[[ DATASET, beginning ]]

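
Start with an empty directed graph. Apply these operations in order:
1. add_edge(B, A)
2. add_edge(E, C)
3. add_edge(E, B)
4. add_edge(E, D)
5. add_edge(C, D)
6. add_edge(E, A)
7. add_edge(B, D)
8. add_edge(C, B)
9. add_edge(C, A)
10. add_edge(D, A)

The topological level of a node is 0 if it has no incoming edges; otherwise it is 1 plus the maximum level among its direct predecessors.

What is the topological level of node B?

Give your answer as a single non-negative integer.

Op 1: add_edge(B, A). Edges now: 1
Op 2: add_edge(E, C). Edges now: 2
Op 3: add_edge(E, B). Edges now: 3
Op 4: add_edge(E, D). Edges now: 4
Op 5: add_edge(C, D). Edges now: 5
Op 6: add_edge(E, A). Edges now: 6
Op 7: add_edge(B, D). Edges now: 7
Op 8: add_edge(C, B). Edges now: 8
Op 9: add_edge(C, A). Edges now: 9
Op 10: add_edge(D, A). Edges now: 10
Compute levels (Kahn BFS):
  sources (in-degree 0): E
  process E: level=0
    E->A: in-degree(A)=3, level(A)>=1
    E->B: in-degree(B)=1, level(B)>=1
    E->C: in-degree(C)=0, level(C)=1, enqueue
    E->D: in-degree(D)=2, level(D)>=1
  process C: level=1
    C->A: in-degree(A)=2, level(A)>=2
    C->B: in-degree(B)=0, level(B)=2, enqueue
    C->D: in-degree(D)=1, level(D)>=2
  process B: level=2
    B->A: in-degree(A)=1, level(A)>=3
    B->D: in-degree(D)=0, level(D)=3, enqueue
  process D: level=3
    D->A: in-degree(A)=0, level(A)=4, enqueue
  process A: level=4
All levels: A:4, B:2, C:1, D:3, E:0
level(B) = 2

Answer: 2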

[[ DATASET, end ]]
[[ DATASET, beginning ]]

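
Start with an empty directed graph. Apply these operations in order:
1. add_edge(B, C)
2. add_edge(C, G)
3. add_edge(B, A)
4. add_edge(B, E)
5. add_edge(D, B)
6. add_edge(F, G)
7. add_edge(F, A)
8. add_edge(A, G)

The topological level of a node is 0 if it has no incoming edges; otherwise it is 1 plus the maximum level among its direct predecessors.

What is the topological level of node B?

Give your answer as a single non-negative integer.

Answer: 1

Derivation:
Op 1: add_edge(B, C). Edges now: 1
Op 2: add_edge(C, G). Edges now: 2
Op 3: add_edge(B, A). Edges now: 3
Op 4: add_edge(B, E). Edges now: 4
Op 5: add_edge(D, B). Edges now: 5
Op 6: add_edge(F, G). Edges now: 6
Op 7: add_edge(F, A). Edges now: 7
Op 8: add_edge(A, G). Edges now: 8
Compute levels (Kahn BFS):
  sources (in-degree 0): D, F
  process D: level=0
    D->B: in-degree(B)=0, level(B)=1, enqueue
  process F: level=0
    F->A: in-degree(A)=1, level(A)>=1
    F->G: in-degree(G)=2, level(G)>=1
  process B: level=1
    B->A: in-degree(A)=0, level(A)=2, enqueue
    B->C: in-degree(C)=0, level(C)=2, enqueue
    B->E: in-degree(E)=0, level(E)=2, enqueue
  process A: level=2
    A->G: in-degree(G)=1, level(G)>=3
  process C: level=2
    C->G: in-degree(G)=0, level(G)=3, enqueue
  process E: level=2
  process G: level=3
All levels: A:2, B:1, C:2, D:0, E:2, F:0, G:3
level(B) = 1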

[[ DATASET, end ]]
[[ DATASET, beginning ]]

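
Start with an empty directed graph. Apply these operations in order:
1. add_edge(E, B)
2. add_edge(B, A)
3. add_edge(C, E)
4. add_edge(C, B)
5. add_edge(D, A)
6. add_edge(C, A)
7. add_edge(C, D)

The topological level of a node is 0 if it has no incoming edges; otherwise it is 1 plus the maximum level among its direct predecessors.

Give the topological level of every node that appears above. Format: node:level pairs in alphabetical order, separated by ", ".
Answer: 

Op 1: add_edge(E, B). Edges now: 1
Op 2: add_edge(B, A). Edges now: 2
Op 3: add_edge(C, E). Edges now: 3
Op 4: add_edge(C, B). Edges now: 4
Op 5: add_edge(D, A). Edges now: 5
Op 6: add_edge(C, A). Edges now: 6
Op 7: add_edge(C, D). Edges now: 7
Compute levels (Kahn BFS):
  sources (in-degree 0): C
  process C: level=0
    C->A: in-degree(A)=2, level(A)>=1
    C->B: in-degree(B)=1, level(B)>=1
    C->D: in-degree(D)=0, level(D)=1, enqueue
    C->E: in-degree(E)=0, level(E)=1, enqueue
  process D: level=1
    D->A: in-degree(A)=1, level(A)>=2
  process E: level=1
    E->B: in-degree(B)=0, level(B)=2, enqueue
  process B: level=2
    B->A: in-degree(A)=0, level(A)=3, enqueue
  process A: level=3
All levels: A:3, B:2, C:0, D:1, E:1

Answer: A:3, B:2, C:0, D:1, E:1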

[[ DATASET, end ]]

> **AIM OF THE EXERCISE**: Please write out, exactly as they appear above, only the lines in the stretch from the line with "7. add_edge(C, D)" through the line with "Give the topological".

> **RESULT**:
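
7. add_edge(C, D)

The topological level of a node is 0 if it has no incoming edges; otherwise it is 1 plus the maximum level among its direct predecessors.

Give the topological level of every node that appears above. Format: node:level pairs in alphabetical order, separated by ", ".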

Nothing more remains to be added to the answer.